- [MATERIALS PROVIDED]:
══════════════════════════════
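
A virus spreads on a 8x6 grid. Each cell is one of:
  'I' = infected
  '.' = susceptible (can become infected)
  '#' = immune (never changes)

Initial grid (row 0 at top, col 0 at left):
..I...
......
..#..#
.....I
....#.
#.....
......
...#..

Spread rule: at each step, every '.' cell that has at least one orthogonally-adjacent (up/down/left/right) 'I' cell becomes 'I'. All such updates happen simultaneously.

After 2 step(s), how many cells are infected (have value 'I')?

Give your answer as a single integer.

Answer: 14

Derivation:
Step 0 (initial): 2 infected
Step 1: +5 new -> 7 infected
Step 2: +7 new -> 14 infected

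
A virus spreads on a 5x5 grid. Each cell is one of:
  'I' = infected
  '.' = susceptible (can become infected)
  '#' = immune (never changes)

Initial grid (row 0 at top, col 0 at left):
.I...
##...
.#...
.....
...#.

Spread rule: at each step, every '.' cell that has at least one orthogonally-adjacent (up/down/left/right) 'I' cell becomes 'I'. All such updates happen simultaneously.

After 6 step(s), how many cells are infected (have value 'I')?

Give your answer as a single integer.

Step 0 (initial): 1 infected
Step 1: +2 new -> 3 infected
Step 2: +2 new -> 5 infected
Step 3: +3 new -> 8 infected
Step 4: +3 new -> 11 infected
Step 5: +4 new -> 15 infected
Step 6: +3 new -> 18 infected

Answer: 18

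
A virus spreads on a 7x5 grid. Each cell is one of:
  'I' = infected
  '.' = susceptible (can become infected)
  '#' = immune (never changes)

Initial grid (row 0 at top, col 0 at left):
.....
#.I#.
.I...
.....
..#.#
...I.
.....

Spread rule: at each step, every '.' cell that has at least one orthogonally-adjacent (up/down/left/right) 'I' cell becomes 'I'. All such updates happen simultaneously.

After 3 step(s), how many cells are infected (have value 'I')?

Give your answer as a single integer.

Step 0 (initial): 3 infected
Step 1: +9 new -> 12 infected
Step 2: +10 new -> 22 infected
Step 3: +7 new -> 29 infected

Answer: 29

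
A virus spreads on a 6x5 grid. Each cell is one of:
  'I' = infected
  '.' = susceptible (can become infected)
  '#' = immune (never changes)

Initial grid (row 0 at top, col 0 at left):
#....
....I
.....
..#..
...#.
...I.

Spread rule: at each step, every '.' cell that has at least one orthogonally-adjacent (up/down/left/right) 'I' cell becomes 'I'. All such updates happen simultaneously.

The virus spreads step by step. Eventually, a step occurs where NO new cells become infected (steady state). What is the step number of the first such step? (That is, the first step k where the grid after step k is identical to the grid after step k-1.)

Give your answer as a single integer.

Answer: 6

Derivation:
Step 0 (initial): 2 infected
Step 1: +5 new -> 7 infected
Step 2: +7 new -> 14 infected
Step 3: +6 new -> 20 infected
Step 4: +5 new -> 25 infected
Step 5: +2 new -> 27 infected
Step 6: +0 new -> 27 infected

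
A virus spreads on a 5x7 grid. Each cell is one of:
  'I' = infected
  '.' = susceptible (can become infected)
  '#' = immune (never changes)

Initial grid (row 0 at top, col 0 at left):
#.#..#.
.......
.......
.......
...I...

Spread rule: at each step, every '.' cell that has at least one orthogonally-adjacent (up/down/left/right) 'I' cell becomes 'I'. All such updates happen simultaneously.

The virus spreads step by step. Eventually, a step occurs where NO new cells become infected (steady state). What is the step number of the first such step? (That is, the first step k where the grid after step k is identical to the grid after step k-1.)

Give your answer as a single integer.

Answer: 8

Derivation:
Step 0 (initial): 1 infected
Step 1: +3 new -> 4 infected
Step 2: +5 new -> 9 infected
Step 3: +7 new -> 16 infected
Step 4: +7 new -> 23 infected
Step 5: +5 new -> 28 infected
Step 6: +3 new -> 31 infected
Step 7: +1 new -> 32 infected
Step 8: +0 new -> 32 infected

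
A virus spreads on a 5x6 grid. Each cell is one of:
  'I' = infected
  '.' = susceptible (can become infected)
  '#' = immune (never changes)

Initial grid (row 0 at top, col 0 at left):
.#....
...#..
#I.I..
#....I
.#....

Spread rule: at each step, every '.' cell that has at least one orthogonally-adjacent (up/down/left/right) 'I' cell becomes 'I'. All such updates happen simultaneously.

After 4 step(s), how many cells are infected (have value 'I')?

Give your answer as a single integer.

Answer: 24

Derivation:
Step 0 (initial): 3 infected
Step 1: +8 new -> 11 infected
Step 2: +7 new -> 18 infected
Step 3: +5 new -> 23 infected
Step 4: +1 new -> 24 infected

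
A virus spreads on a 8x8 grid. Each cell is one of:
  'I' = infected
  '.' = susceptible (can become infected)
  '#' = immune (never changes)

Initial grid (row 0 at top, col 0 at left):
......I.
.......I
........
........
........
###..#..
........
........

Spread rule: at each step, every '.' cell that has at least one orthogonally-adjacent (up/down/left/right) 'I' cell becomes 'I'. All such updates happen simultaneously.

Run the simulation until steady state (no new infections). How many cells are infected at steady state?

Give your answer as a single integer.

Step 0 (initial): 2 infected
Step 1: +4 new -> 6 infected
Step 2: +4 new -> 10 infected
Step 3: +5 new -> 15 infected
Step 4: +6 new -> 21 infected
Step 5: +7 new -> 28 infected
Step 6: +7 new -> 35 infected
Step 7: +7 new -> 42 infected
Step 8: +6 new -> 48 infected
Step 9: +4 new -> 52 infected
Step 10: +3 new -> 55 infected
Step 11: +2 new -> 57 infected
Step 12: +2 new -> 59 infected
Step 13: +1 new -> 60 infected
Step 14: +0 new -> 60 infected

Answer: 60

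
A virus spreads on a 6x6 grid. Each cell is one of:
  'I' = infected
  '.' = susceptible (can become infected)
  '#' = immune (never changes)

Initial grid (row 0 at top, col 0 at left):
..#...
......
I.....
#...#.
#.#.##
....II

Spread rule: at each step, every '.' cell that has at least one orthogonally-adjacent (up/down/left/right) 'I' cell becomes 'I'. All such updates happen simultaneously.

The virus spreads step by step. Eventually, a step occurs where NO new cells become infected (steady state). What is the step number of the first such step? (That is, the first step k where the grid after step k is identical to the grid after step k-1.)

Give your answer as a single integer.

Answer: 8

Derivation:
Step 0 (initial): 3 infected
Step 1: +3 new -> 6 infected
Step 2: +6 new -> 12 infected
Step 3: +7 new -> 19 infected
Step 4: +3 new -> 22 infected
Step 5: +3 new -> 25 infected
Step 6: +3 new -> 28 infected
Step 7: +1 new -> 29 infected
Step 8: +0 new -> 29 infected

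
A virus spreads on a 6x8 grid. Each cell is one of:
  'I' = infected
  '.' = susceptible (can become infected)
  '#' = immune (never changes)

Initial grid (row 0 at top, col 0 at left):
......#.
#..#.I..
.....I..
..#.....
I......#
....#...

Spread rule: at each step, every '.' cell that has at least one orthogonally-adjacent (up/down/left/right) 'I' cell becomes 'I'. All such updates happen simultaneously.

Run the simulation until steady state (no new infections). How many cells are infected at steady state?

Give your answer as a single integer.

Step 0 (initial): 3 infected
Step 1: +9 new -> 12 infected
Step 2: +11 new -> 23 infected
Step 3: +11 new -> 34 infected
Step 4: +5 new -> 39 infected
Step 5: +2 new -> 41 infected
Step 6: +1 new -> 42 infected
Step 7: +0 new -> 42 infected

Answer: 42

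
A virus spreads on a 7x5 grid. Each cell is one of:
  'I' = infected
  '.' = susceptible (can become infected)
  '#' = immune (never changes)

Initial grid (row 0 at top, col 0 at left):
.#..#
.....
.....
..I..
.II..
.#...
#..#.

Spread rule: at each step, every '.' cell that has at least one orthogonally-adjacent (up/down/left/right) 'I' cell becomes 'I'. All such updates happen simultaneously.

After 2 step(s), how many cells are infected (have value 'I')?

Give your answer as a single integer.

Answer: 18

Derivation:
Step 0 (initial): 3 infected
Step 1: +6 new -> 9 infected
Step 2: +9 new -> 18 infected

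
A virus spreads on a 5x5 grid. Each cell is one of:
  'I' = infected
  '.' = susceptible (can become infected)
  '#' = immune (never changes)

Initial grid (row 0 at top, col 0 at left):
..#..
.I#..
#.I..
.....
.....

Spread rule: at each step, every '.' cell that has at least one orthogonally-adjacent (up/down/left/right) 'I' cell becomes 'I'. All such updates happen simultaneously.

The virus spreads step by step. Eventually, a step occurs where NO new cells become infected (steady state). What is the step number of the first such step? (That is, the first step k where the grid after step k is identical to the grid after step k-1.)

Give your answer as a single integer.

Step 0 (initial): 2 infected
Step 1: +5 new -> 7 infected
Step 2: +6 new -> 13 infected
Step 3: +6 new -> 19 infected
Step 4: +3 new -> 22 infected
Step 5: +0 new -> 22 infected

Answer: 5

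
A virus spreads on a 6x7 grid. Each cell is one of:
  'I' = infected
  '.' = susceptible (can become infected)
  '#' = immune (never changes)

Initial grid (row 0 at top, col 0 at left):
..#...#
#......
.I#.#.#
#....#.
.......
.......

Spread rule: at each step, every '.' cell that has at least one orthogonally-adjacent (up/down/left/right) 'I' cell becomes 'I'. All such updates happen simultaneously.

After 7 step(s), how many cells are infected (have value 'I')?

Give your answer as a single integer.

Step 0 (initial): 1 infected
Step 1: +3 new -> 4 infected
Step 2: +4 new -> 8 infected
Step 3: +6 new -> 14 infected
Step 4: +7 new -> 21 infected
Step 5: +4 new -> 25 infected
Step 6: +5 new -> 30 infected
Step 7: +2 new -> 32 infected

Answer: 32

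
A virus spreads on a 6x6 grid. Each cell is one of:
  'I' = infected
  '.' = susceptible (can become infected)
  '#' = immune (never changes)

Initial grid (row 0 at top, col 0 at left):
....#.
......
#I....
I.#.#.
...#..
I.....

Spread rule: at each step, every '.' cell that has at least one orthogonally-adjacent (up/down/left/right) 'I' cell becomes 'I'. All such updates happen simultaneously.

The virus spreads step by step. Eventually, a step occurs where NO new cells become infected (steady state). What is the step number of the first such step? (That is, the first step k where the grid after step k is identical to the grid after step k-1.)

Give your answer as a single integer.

Answer: 7

Derivation:
Step 0 (initial): 3 infected
Step 1: +5 new -> 8 infected
Step 2: +6 new -> 14 infected
Step 3: +7 new -> 21 infected
Step 4: +4 new -> 25 infected
Step 5: +4 new -> 29 infected
Step 6: +2 new -> 31 infected
Step 7: +0 new -> 31 infected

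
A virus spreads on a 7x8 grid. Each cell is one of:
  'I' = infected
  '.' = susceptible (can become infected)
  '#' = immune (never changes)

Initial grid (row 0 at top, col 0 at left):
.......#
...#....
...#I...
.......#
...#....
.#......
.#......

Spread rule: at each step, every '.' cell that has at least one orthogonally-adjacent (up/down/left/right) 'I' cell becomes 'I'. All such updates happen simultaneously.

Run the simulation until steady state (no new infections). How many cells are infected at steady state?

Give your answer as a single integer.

Answer: 49

Derivation:
Step 0 (initial): 1 infected
Step 1: +3 new -> 4 infected
Step 2: +6 new -> 10 infected
Step 3: +8 new -> 18 infected
Step 4: +10 new -> 28 infected
Step 5: +10 new -> 38 infected
Step 6: +7 new -> 45 infected
Step 7: +3 new -> 48 infected
Step 8: +1 new -> 49 infected
Step 9: +0 new -> 49 infected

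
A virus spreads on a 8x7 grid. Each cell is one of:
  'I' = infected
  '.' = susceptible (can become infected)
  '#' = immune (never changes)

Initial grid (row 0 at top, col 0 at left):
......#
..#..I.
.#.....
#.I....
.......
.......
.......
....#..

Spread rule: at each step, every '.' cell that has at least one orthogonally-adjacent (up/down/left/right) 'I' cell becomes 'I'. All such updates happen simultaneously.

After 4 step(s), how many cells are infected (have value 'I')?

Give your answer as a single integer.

Step 0 (initial): 2 infected
Step 1: +8 new -> 10 infected
Step 2: +10 new -> 20 infected
Step 3: +8 new -> 28 infected
Step 4: +8 new -> 36 infected

Answer: 36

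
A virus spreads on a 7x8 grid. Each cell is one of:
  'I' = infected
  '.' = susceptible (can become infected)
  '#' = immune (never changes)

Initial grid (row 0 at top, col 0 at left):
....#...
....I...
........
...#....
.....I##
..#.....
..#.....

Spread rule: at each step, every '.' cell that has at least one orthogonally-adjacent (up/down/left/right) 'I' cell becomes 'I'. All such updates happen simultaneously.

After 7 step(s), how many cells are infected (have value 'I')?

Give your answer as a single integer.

Answer: 50

Derivation:
Step 0 (initial): 2 infected
Step 1: +6 new -> 8 infected
Step 2: +12 new -> 20 infected
Step 3: +12 new -> 32 infected
Step 4: +9 new -> 41 infected
Step 5: +5 new -> 46 infected
Step 6: +3 new -> 49 infected
Step 7: +1 new -> 50 infected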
══════════════════════════════
- [PROBLEM]: Restate, word for word and with nothing added, the lines from the first line of the listing through the one where "After 6 step(s), how" stands.

- [FINISHED TASK]:
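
A virus spreads on a 8x6 grid. Each cell is one of:
  'I' = infected
  '.' = susceptible (can become infected)
  '#' = immune (never changes)

Initial grid (row 0 at top, col 0 at left):
..I...
......
..#..#
.....I
....#.
#.....
......
...#..

Spread rule: at each step, every '.' cell that has at least one orthogonally-adjacent (up/down/left/right) 'I' cell becomes 'I'. All such updates happen simultaneously.

After 2 step(s), how many cells are infected (have value 'I')?

Give your answer as a single integer.

Answer: 14

Derivation:
Step 0 (initial): 2 infected
Step 1: +5 new -> 7 infected
Step 2: +7 new -> 14 infected

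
A virus spreads on a 5x5 grid. Each cell is one of:
  'I' = infected
  '.' = susceptible (can become infected)
  '#' = immune (never changes)

Initial grid (row 0 at top, col 0 at left):
.I...
##...
.#...
.....
...#.

Spread rule: at each step, every '.' cell that has at least one orthogonally-adjacent (up/down/left/right) 'I' cell becomes 'I'. All such updates happen simultaneously.

After 6 step(s), how many cells are infected (have value 'I')?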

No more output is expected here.